> _TASK_:
The answer must consist of each line of the records below that contains the string "nonempty".
::::
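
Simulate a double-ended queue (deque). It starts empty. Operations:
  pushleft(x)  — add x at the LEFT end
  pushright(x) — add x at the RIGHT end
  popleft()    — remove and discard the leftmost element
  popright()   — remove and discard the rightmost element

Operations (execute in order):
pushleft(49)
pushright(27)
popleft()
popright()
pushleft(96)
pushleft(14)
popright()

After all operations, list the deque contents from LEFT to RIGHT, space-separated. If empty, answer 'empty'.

Answer: 14

Derivation:
pushleft(49): [49]
pushright(27): [49, 27]
popleft(): [27]
popright(): []
pushleft(96): [96]
pushleft(14): [14, 96]
popright(): [14]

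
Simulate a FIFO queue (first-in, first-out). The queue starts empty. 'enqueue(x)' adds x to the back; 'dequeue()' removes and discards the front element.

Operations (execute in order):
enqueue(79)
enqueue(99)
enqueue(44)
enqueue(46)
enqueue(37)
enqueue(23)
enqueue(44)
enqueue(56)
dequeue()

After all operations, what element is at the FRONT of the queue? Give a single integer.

enqueue(79): queue = [79]
enqueue(99): queue = [79, 99]
enqueue(44): queue = [79, 99, 44]
enqueue(46): queue = [79, 99, 44, 46]
enqueue(37): queue = [79, 99, 44, 46, 37]
enqueue(23): queue = [79, 99, 44, 46, 37, 23]
enqueue(44): queue = [79, 99, 44, 46, 37, 23, 44]
enqueue(56): queue = [79, 99, 44, 46, 37, 23, 44, 56]
dequeue(): queue = [99, 44, 46, 37, 23, 44, 56]

Answer: 99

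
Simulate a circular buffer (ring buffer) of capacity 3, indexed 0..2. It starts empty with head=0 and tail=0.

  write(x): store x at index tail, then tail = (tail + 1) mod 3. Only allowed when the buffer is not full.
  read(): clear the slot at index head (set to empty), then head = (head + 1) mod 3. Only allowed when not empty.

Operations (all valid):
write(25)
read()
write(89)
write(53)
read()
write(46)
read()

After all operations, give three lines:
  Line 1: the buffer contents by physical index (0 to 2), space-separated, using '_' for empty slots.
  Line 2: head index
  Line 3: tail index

write(25): buf=[25 _ _], head=0, tail=1, size=1
read(): buf=[_ _ _], head=1, tail=1, size=0
write(89): buf=[_ 89 _], head=1, tail=2, size=1
write(53): buf=[_ 89 53], head=1, tail=0, size=2
read(): buf=[_ _ 53], head=2, tail=0, size=1
write(46): buf=[46 _ 53], head=2, tail=1, size=2
read(): buf=[46 _ _], head=0, tail=1, size=1

Answer: 46 _ _
0
1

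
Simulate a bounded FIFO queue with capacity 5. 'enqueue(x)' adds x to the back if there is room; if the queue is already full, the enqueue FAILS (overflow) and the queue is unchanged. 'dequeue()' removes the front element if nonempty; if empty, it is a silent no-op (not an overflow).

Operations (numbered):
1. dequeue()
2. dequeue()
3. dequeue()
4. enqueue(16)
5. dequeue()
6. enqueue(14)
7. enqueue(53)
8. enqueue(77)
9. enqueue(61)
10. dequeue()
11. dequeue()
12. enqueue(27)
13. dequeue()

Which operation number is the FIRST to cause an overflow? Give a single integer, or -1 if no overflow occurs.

Answer: -1

Derivation:
1. dequeue(): empty, no-op, size=0
2. dequeue(): empty, no-op, size=0
3. dequeue(): empty, no-op, size=0
4. enqueue(16): size=1
5. dequeue(): size=0
6. enqueue(14): size=1
7. enqueue(53): size=2
8. enqueue(77): size=3
9. enqueue(61): size=4
10. dequeue(): size=3
11. dequeue(): size=2
12. enqueue(27): size=3
13. dequeue(): size=2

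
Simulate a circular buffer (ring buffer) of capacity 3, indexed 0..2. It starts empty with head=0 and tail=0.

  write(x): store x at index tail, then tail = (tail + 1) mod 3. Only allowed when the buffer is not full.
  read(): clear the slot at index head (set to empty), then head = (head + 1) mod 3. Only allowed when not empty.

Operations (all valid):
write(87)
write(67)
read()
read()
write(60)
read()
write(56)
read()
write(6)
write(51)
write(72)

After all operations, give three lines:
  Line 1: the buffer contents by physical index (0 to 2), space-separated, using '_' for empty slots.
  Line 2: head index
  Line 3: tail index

Answer: 72 6 51
1
1

Derivation:
write(87): buf=[87 _ _], head=0, tail=1, size=1
write(67): buf=[87 67 _], head=0, tail=2, size=2
read(): buf=[_ 67 _], head=1, tail=2, size=1
read(): buf=[_ _ _], head=2, tail=2, size=0
write(60): buf=[_ _ 60], head=2, tail=0, size=1
read(): buf=[_ _ _], head=0, tail=0, size=0
write(56): buf=[56 _ _], head=0, tail=1, size=1
read(): buf=[_ _ _], head=1, tail=1, size=0
write(6): buf=[_ 6 _], head=1, tail=2, size=1
write(51): buf=[_ 6 51], head=1, tail=0, size=2
write(72): buf=[72 6 51], head=1, tail=1, size=3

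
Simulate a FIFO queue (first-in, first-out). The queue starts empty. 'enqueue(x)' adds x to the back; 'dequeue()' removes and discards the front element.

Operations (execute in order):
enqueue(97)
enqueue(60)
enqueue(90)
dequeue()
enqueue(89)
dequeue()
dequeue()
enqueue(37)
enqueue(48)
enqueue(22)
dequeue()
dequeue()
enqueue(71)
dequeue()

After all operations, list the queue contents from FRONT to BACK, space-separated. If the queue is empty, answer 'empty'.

enqueue(97): [97]
enqueue(60): [97, 60]
enqueue(90): [97, 60, 90]
dequeue(): [60, 90]
enqueue(89): [60, 90, 89]
dequeue(): [90, 89]
dequeue(): [89]
enqueue(37): [89, 37]
enqueue(48): [89, 37, 48]
enqueue(22): [89, 37, 48, 22]
dequeue(): [37, 48, 22]
dequeue(): [48, 22]
enqueue(71): [48, 22, 71]
dequeue(): [22, 71]

Answer: 22 71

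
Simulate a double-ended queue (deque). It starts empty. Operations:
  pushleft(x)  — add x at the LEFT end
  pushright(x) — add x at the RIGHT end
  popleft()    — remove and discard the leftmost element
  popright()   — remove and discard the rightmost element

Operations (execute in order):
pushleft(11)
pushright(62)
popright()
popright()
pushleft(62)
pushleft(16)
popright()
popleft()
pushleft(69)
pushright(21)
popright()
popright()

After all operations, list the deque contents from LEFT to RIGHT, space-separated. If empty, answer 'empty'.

Answer: empty

Derivation:
pushleft(11): [11]
pushright(62): [11, 62]
popright(): [11]
popright(): []
pushleft(62): [62]
pushleft(16): [16, 62]
popright(): [16]
popleft(): []
pushleft(69): [69]
pushright(21): [69, 21]
popright(): [69]
popright(): []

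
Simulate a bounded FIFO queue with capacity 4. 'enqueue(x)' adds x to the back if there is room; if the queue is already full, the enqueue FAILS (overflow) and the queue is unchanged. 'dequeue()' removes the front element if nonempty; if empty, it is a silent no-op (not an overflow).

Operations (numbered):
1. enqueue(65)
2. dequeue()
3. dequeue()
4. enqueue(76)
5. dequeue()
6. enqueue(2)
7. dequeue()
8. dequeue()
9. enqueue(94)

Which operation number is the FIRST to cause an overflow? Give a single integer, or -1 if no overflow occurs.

Answer: -1

Derivation:
1. enqueue(65): size=1
2. dequeue(): size=0
3. dequeue(): empty, no-op, size=0
4. enqueue(76): size=1
5. dequeue(): size=0
6. enqueue(2): size=1
7. dequeue(): size=0
8. dequeue(): empty, no-op, size=0
9. enqueue(94): size=1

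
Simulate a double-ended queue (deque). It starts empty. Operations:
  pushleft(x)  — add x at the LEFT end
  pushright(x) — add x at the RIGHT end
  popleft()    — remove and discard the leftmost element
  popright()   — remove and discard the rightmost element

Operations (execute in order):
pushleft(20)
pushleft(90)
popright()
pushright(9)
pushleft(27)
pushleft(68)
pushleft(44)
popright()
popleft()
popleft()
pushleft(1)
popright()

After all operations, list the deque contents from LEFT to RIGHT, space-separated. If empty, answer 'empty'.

Answer: 1 27

Derivation:
pushleft(20): [20]
pushleft(90): [90, 20]
popright(): [90]
pushright(9): [90, 9]
pushleft(27): [27, 90, 9]
pushleft(68): [68, 27, 90, 9]
pushleft(44): [44, 68, 27, 90, 9]
popright(): [44, 68, 27, 90]
popleft(): [68, 27, 90]
popleft(): [27, 90]
pushleft(1): [1, 27, 90]
popright(): [1, 27]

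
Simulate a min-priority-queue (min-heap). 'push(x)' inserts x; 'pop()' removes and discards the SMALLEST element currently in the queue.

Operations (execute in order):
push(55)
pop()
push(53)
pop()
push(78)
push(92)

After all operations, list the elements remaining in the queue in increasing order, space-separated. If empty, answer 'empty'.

Answer: 78 92

Derivation:
push(55): heap contents = [55]
pop() → 55: heap contents = []
push(53): heap contents = [53]
pop() → 53: heap contents = []
push(78): heap contents = [78]
push(92): heap contents = [78, 92]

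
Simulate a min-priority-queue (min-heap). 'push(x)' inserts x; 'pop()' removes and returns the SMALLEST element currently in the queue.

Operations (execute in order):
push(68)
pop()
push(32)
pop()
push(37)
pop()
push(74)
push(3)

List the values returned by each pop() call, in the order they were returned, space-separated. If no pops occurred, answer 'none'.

push(68): heap contents = [68]
pop() → 68: heap contents = []
push(32): heap contents = [32]
pop() → 32: heap contents = []
push(37): heap contents = [37]
pop() → 37: heap contents = []
push(74): heap contents = [74]
push(3): heap contents = [3, 74]

Answer: 68 32 37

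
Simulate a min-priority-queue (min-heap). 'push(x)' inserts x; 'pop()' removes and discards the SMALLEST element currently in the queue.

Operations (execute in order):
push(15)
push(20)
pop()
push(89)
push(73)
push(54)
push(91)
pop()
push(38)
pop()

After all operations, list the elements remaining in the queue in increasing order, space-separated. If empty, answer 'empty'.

push(15): heap contents = [15]
push(20): heap contents = [15, 20]
pop() → 15: heap contents = [20]
push(89): heap contents = [20, 89]
push(73): heap contents = [20, 73, 89]
push(54): heap contents = [20, 54, 73, 89]
push(91): heap contents = [20, 54, 73, 89, 91]
pop() → 20: heap contents = [54, 73, 89, 91]
push(38): heap contents = [38, 54, 73, 89, 91]
pop() → 38: heap contents = [54, 73, 89, 91]

Answer: 54 73 89 91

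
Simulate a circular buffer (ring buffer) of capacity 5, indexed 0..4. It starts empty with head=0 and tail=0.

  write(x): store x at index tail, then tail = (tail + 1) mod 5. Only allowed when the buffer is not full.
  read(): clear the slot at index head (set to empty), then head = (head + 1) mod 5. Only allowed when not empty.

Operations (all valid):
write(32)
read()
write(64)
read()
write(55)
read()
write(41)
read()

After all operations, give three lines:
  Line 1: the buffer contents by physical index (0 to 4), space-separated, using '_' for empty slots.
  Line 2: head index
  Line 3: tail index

Answer: _ _ _ _ _
4
4

Derivation:
write(32): buf=[32 _ _ _ _], head=0, tail=1, size=1
read(): buf=[_ _ _ _ _], head=1, tail=1, size=0
write(64): buf=[_ 64 _ _ _], head=1, tail=2, size=1
read(): buf=[_ _ _ _ _], head=2, tail=2, size=0
write(55): buf=[_ _ 55 _ _], head=2, tail=3, size=1
read(): buf=[_ _ _ _ _], head=3, tail=3, size=0
write(41): buf=[_ _ _ 41 _], head=3, tail=4, size=1
read(): buf=[_ _ _ _ _], head=4, tail=4, size=0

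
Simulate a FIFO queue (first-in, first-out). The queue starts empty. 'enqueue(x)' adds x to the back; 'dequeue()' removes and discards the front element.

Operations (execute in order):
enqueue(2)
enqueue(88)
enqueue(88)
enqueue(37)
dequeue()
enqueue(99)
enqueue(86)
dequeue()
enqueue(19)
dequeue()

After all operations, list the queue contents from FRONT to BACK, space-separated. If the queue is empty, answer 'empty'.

Answer: 37 99 86 19

Derivation:
enqueue(2): [2]
enqueue(88): [2, 88]
enqueue(88): [2, 88, 88]
enqueue(37): [2, 88, 88, 37]
dequeue(): [88, 88, 37]
enqueue(99): [88, 88, 37, 99]
enqueue(86): [88, 88, 37, 99, 86]
dequeue(): [88, 37, 99, 86]
enqueue(19): [88, 37, 99, 86, 19]
dequeue(): [37, 99, 86, 19]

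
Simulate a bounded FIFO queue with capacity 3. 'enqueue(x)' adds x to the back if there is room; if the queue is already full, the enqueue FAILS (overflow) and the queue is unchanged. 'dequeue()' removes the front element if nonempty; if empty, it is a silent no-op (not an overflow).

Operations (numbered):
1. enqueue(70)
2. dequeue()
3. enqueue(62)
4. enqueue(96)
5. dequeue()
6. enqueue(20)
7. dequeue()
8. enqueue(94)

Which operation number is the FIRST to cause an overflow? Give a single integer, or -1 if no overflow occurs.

1. enqueue(70): size=1
2. dequeue(): size=0
3. enqueue(62): size=1
4. enqueue(96): size=2
5. dequeue(): size=1
6. enqueue(20): size=2
7. dequeue(): size=1
8. enqueue(94): size=2

Answer: -1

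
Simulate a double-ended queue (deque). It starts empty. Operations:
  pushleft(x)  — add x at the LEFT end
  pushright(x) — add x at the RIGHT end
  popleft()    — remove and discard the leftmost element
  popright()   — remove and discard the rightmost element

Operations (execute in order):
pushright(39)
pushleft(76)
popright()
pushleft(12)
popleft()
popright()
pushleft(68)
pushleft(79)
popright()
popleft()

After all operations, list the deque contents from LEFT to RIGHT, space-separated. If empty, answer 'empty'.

pushright(39): [39]
pushleft(76): [76, 39]
popright(): [76]
pushleft(12): [12, 76]
popleft(): [76]
popright(): []
pushleft(68): [68]
pushleft(79): [79, 68]
popright(): [79]
popleft(): []

Answer: empty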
::::
> _RESULT BELOW_:
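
Simulate a bounded FIFO queue with capacity 5. 'enqueue(x)' adds x to the back if there is room; if the queue is already full, the enqueue FAILS (overflow) and the queue is unchanged. 'dequeue()' removes the front element if nonempty; if empty, it is a silent no-op (not an overflow).
Simulate a bounded FIFO queue with capacity 4. 'enqueue(x)' adds x to the back if there is room; if the queue is already full, the enqueue FAILS (overflow) and the queue is unchanged. 'dequeue()' removes the front element if nonempty; if empty, it is a silent no-op (not an overflow).
Simulate a bounded FIFO queue with capacity 3. 'enqueue(x)' adds x to the back if there is room; if the queue is already full, the enqueue FAILS (overflow) and the queue is unchanged. 'dequeue()' removes the front element if nonempty; if empty, it is a silent no-op (not an overflow).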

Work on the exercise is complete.